Start of EXTRACTED RECORDS

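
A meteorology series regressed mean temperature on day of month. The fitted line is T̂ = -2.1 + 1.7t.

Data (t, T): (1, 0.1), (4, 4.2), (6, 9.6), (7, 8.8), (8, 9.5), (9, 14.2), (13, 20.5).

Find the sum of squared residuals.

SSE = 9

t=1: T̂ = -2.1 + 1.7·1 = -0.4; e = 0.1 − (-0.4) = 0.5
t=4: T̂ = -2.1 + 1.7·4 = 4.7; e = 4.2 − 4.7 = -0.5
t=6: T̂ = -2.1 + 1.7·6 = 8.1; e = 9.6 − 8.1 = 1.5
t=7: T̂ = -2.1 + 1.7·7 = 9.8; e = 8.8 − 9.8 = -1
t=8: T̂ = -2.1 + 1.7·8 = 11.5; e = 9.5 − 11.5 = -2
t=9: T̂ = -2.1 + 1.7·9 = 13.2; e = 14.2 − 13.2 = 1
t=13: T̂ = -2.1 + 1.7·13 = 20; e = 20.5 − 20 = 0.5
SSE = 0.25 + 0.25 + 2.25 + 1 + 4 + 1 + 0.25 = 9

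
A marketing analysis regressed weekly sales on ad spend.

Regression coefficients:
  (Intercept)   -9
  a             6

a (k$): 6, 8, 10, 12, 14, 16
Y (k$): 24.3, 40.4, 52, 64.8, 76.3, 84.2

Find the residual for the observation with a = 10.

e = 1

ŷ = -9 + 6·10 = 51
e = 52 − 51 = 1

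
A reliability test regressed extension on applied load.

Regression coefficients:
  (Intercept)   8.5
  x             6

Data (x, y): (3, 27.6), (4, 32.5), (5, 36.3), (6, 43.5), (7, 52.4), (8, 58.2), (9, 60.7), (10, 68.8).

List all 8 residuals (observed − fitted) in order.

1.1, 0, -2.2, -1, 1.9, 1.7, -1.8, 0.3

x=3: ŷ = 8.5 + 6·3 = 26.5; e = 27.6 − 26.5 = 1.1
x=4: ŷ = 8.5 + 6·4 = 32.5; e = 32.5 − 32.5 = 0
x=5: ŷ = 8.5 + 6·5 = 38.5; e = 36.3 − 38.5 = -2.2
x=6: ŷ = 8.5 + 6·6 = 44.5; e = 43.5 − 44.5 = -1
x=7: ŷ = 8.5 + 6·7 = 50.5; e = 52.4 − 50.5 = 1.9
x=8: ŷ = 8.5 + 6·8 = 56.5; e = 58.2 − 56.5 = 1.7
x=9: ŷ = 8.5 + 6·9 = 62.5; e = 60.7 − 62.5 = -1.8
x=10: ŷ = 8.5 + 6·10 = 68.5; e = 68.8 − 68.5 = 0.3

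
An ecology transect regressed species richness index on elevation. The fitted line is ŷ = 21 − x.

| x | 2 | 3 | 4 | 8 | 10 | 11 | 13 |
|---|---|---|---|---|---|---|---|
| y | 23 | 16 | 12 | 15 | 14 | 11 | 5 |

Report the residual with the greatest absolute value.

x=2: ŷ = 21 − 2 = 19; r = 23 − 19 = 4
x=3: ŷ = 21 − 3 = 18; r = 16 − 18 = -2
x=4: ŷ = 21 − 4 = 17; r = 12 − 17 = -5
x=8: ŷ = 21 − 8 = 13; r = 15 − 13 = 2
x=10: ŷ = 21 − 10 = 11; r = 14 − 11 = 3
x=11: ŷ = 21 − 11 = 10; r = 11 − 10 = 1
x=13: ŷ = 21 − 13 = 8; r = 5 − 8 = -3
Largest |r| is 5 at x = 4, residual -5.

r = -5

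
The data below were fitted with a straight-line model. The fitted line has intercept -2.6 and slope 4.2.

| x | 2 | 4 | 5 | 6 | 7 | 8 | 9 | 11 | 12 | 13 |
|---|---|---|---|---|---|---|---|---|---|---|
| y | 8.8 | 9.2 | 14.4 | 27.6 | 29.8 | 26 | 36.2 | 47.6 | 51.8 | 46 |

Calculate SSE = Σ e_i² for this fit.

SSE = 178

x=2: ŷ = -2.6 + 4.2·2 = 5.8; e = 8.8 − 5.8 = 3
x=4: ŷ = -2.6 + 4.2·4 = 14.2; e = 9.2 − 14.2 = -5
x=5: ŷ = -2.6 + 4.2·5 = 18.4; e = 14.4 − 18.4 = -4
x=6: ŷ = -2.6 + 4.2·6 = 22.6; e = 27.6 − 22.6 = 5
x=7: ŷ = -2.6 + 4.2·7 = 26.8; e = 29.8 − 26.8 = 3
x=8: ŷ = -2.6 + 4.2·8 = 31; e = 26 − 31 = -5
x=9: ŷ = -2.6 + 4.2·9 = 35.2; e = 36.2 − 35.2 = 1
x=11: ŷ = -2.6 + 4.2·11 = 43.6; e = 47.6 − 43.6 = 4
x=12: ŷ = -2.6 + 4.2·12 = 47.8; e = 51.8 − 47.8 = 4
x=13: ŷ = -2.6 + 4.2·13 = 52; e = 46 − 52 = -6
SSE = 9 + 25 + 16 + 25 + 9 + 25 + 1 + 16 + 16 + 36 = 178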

End of EXTRACTED RECORDS

- YOUR OBJECTIVE: Each line in the listing above from the one containing "a (k$): 6, 8, 10, 12, 14, 16" through the one containing "14 | 11 | 5 |" should be repeated exactly, and no other line.

- REPLY TO THE EXERCISE:
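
a (k$): 6, 8, 10, 12, 14, 16
Y (k$): 24.3, 40.4, 52, 64.8, 76.3, 84.2

Find the residual for the observation with a = 10.

e = 1

ŷ = -9 + 6·10 = 51
e = 52 − 51 = 1

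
A reliability test regressed extension on applied load.

Regression coefficients:
  (Intercept)   8.5
  x             6

Data (x, y): (3, 27.6), (4, 32.5), (5, 36.3), (6, 43.5), (7, 52.4), (8, 58.2), (9, 60.7), (10, 68.8).

List all 8 residuals (observed − fitted) in order.

1.1, 0, -2.2, -1, 1.9, 1.7, -1.8, 0.3

x=3: ŷ = 8.5 + 6·3 = 26.5; e = 27.6 − 26.5 = 1.1
x=4: ŷ = 8.5 + 6·4 = 32.5; e = 32.5 − 32.5 = 0
x=5: ŷ = 8.5 + 6·5 = 38.5; e = 36.3 − 38.5 = -2.2
x=6: ŷ = 8.5 + 6·6 = 44.5; e = 43.5 − 44.5 = -1
x=7: ŷ = 8.5 + 6·7 = 50.5; e = 52.4 − 50.5 = 1.9
x=8: ŷ = 8.5 + 6·8 = 56.5; e = 58.2 − 56.5 = 1.7
x=9: ŷ = 8.5 + 6·9 = 62.5; e = 60.7 − 62.5 = -1.8
x=10: ŷ = 8.5 + 6·10 = 68.5; e = 68.8 − 68.5 = 0.3

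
An ecology transect regressed species richness index on elevation. The fitted line is ŷ = 21 − x.

| x | 2 | 3 | 4 | 8 | 10 | 11 | 13 |
|---|---|---|---|---|---|---|---|
| y | 23 | 16 | 12 | 15 | 14 | 11 | 5 |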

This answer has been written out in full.